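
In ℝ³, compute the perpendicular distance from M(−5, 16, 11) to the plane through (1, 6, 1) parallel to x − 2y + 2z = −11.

Parallel planes share the normal n = (1, −2, 2); since (1, 6, 1) lies on the plane, its equation is x − 2y + 2z = -9.
Then n·(−5, 16, 11) − (−9) = −6.
|n| = √(1 + 4 + 4) = 3, so the distance is |-6|/3 = 2.

2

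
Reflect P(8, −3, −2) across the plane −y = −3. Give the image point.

n = (0, −1, 0), |n|² = 1, n·P − (-3) = 6, so t = 6/1 = 6.
Foot F = P − 6·n = (8, 3, −2); the reflection is 2F − P = (8, 9, −2).

(8, 9, -2)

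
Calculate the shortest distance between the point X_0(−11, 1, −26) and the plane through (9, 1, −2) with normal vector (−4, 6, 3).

The plane has equation n·(r − (9, 1, −2)) = 0, i.e. n·r = -36.
d = |(-4)·(-11) + 6·1 + 3·(-26) − (-36)| / √(16 + 36 + 9) = |8| / √61 = 8/√61.

8√61/61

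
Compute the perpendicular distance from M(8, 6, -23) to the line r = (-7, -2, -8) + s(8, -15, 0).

√514

Direction vector d = (8, -15, 0).
AP = (15, 8, -15); AP·d = 0, |AP|² = 514, |d|² = 289.
distance² = |AP|² − (AP·d)²/|d|² = 514 − 0/289 = 514, so the distance is √514.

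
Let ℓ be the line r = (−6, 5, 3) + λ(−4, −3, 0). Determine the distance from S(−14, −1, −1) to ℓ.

4

Direction vector d = (−4, −3, 0).
AP = (−8, −6, −4), and AP × d = (−12, 16, 0).
|AP × d|² = 400 and |d|² = 25, so the distance is √(400/25) = √16 = 4.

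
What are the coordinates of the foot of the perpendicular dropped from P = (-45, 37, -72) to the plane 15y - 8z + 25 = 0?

The perpendicular from P has direction n = (0, 15, -8): r = (-45, 37, -72) + λ(0, 15, -8).
Substitute into the plane: n·(P + λn) = -25 gives 1131 + 289λ = -25, so λ = -4.
Foot = (-45, 37, -72) + (-4)·(0, 15, -8) = (-45, -23, -40).

(-45, -23, -40)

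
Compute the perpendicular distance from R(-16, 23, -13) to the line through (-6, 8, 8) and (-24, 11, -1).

4√22

A direction vector is d = (-18, 3, -9).
AP = (-10, 15, -21), and AP × d = (-72, 288, 240).
|AP × d|² = 145728 and |d|² = 414, so the distance is √(145728/414) = √352 = 4√22.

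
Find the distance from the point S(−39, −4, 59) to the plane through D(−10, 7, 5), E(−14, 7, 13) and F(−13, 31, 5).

3

DE = (−4, 0, 8) and DF = (−3, 24, 0), so a normal is n = DE × DF = (−192, −24, −96).
Then n·(−39, −4, 59) − 1272 = 648.
|n| = √(36864 + 576 + 9216) = 216, so the distance is |648|/216 = 3.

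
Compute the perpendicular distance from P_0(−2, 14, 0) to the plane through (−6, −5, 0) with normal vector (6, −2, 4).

The plane has equation n·(r − (−6, −5, 0)) = 0, i.e. n·r = -26.
Then n·(−2, 14, 0) − (−26) = −14.
|n| = √(36 + 4 + 16) = 2√14, so the distance is |-14|/(2√14) = 7/√14.

7/√14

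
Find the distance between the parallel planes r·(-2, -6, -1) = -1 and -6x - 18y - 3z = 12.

5√41/41

Divide the second equation by 3 to match normals: -2x - 6y - z = 4.
With common normal n = (-2, -6, -1) (|n| = √41), the distance is |(-1) − 4|/|n| = 5/√41 = 5√41/41.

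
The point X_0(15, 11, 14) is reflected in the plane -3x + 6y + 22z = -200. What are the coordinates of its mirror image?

(21, -1, -30)

With n = (-3, 6, 22), the signed offset is (n·X_0 − (-200))/|n|² = 529/529 = 1.
X_0' = X_0 − 2t·n = (15, 11, 14) − 2·(-3, 6, 22) = (21, -1, -30).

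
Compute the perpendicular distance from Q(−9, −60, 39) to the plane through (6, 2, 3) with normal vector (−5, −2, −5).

The plane has equation n·(r − (6, 2, 3)) = 0, i.e. n·r = -49.
Then n·(−9, −60, 39) − (−49) = 19.
|n| = √(25 + 4 + 25) = 3√6, so the distance is |19|/(3√6) = 19/(3√6).

19√6/18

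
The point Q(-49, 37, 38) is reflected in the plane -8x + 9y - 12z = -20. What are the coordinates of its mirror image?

n = (-8, 9, -12), |n|² = 289, n·Q − (-20) = 289, so t = 289/289 = 1.
Foot F = Q − 1·n = (-41, 28, 50); the reflection is 2F − Q = (-33, 19, 62).

(-33, 19, 62)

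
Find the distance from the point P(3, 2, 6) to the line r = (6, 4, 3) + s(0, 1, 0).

3√2

Direction vector d = (0, 1, 0).
AP = (−3, −2, 3); AP·d = -2, |AP|² = 22, |d|² = 1.
distance² = |AP|² − (AP·d)²/|d|² = 22 − 4/1 = 18, so the distance is 3√2.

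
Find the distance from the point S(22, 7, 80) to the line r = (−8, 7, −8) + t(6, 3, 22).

Direction vector d = (6, 3, 22).
AP = (30, 0, 88), and AP × d = (−264, −132, 90).
|AP × d|² = 95220 and |d|² = 529, so the distance is √(95220/529) = √180 = 6√5.

6√5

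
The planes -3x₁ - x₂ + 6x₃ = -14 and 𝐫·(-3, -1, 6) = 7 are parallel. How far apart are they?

21/√46

With common normal n = (-3, -1, 6) (|n| = √46), the distance is |(-14) − 7|/|n| = 21/√46 = 21√46/46.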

§

REQUIREMENT » A full, exact repeat of the entries above is required.

ANSWER TO THIS EXERCISE »
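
In ℝ³, compute the perpendicular distance from M(−5, 16, 11) to the plane through (1, 6, 1) parallel to x − 2y + 2z = −11.

Parallel planes share the normal n = (1, −2, 2); since (1, 6, 1) lies on the plane, its equation is x − 2y + 2z = -9.
Then n·(−5, 16, 11) − (−9) = −6.
|n| = √(1 + 4 + 4) = 3, so the distance is |-6|/3 = 2.

2

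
Reflect P(8, −3, −2) across the plane −y = −3. Give the image point.

n = (0, −1, 0), |n|² = 1, n·P − (-3) = 6, so t = 6/1 = 6.
Foot F = P − 6·n = (8, 3, −2); the reflection is 2F − P = (8, 9, −2).

(8, 9, -2)

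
Calculate the shortest distance between the point X_0(−11, 1, −26) and the plane through (9, 1, −2) with normal vector (−4, 6, 3).

The plane has equation n·(r − (9, 1, −2)) = 0, i.e. n·r = -36.
d = |(-4)·(-11) + 6·1 + 3·(-26) − (-36)| / √(16 + 36 + 9) = |8| / √61 = 8/√61.

8√61/61

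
Compute the perpendicular distance from M(8, 6, -23) to the line r = (-7, -2, -8) + s(8, -15, 0).

√514

Direction vector d = (8, -15, 0).
AP = (15, 8, -15); AP·d = 0, |AP|² = 514, |d|² = 289.
distance² = |AP|² − (AP·d)²/|d|² = 514 − 0/289 = 514, so the distance is √514.

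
Let ℓ be the line r = (−6, 5, 3) + λ(−4, −3, 0). Determine the distance from S(−14, −1, −1) to ℓ.

4

Direction vector d = (−4, −3, 0).
AP = (−8, −6, −4), and AP × d = (−12, 16, 0).
|AP × d|² = 400 and |d|² = 25, so the distance is √(400/25) = √16 = 4.

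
What are the coordinates of the foot of the perpendicular dropped from P = (-45, 37, -72) to the plane 15y - 8z + 25 = 0?

The perpendicular from P has direction n = (0, 15, -8): r = (-45, 37, -72) + λ(0, 15, -8).
Substitute into the plane: n·(P + λn) = -25 gives 1131 + 289λ = -25, so λ = -4.
Foot = (-45, 37, -72) + (-4)·(0, 15, -8) = (-45, -23, -40).

(-45, -23, -40)

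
Compute the perpendicular distance from R(-16, 23, -13) to the line through (-6, 8, 8) and (-24, 11, -1).

4√22

A direction vector is d = (-18, 3, -9).
AP = (-10, 15, -21), and AP × d = (-72, 288, 240).
|AP × d|² = 145728 and |d|² = 414, so the distance is √(145728/414) = √352 = 4√22.

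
Find the distance from the point S(−39, −4, 59) to the plane through D(−10, 7, 5), E(−14, 7, 13) and F(−13, 31, 5).

3

DE = (−4, 0, 8) and DF = (−3, 24, 0), so a normal is n = DE × DF = (−192, −24, −96).
Then n·(−39, −4, 59) − 1272 = 648.
|n| = √(36864 + 576 + 9216) = 216, so the distance is |648|/216 = 3.

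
Compute the perpendicular distance from P_0(−2, 14, 0) to the plane through (−6, −5, 0) with normal vector (6, −2, 4).

The plane has equation n·(r − (−6, −5, 0)) = 0, i.e. n·r = -26.
Then n·(−2, 14, 0) − (−26) = −14.
|n| = √(36 + 4 + 16) = 2√14, so the distance is |-14|/(2√14) = 7/√14.

7/√14

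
Find the distance between the parallel planes r·(-2, -6, -1) = -1 and -6x - 18y - 3z = 12.

5√41/41

Divide the second equation by 3 to match normals: -2x - 6y - z = 4.
With common normal n = (-2, -6, -1) (|n| = √41), the distance is |(-1) − 4|/|n| = 5/√41 = 5√41/41.

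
The point X_0(15, 11, 14) is reflected in the plane -3x + 6y + 22z = -200. What are the coordinates of its mirror image?

(21, -1, -30)

With n = (-3, 6, 22), the signed offset is (n·X_0 − (-200))/|n|² = 529/529 = 1.
X_0' = X_0 − 2t·n = (15, 11, 14) − 2·(-3, 6, 22) = (21, -1, -30).

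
Compute the perpendicular distance from Q(−9, −60, 39) to the plane through (6, 2, 3) with normal vector (−5, −2, −5).

The plane has equation n·(r − (6, 2, 3)) = 0, i.e. n·r = -49.
Then n·(−9, −60, 39) − (−49) = 19.
|n| = √(25 + 4 + 25) = 3√6, so the distance is |19|/(3√6) = 19/(3√6).

19√6/18

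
The point Q(-49, 37, 38) is reflected in the plane -8x + 9y - 12z = -20. What are the coordinates of its mirror image?

n = (-8, 9, -12), |n|² = 289, n·Q − (-20) = 289, so t = 289/289 = 1.
Foot F = Q − 1·n = (-41, 28, 50); the reflection is 2F − Q = (-33, 19, 62).

(-33, 19, 62)

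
Find the distance from the point P(3, 2, 6) to the line r = (6, 4, 3) + s(0, 1, 0).

3√2

Direction vector d = (0, 1, 0).
AP = (−3, −2, 3); AP·d = -2, |AP|² = 22, |d|² = 1.
distance² = |AP|² − (AP·d)²/|d|² = 22 − 4/1 = 18, so the distance is 3√2.

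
Find the distance from the point S(22, 7, 80) to the line r = (−8, 7, −8) + t(6, 3, 22).

Direction vector d = (6, 3, 22).
AP = (30, 0, 88), and AP × d = (−264, −132, 90).
|AP × d|² = 95220 and |d|² = 529, so the distance is √(95220/529) = √180 = 6√5.

6√5

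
The planes -3x₁ - x₂ + 6x₃ = -14 and 𝐫·(-3, -1, 6) = 7 are parallel. How far apart are they?

21/√46

With common normal n = (-3, -1, 6) (|n| = √46), the distance is |(-14) − 7|/|n| = 21/√46 = 21√46/46.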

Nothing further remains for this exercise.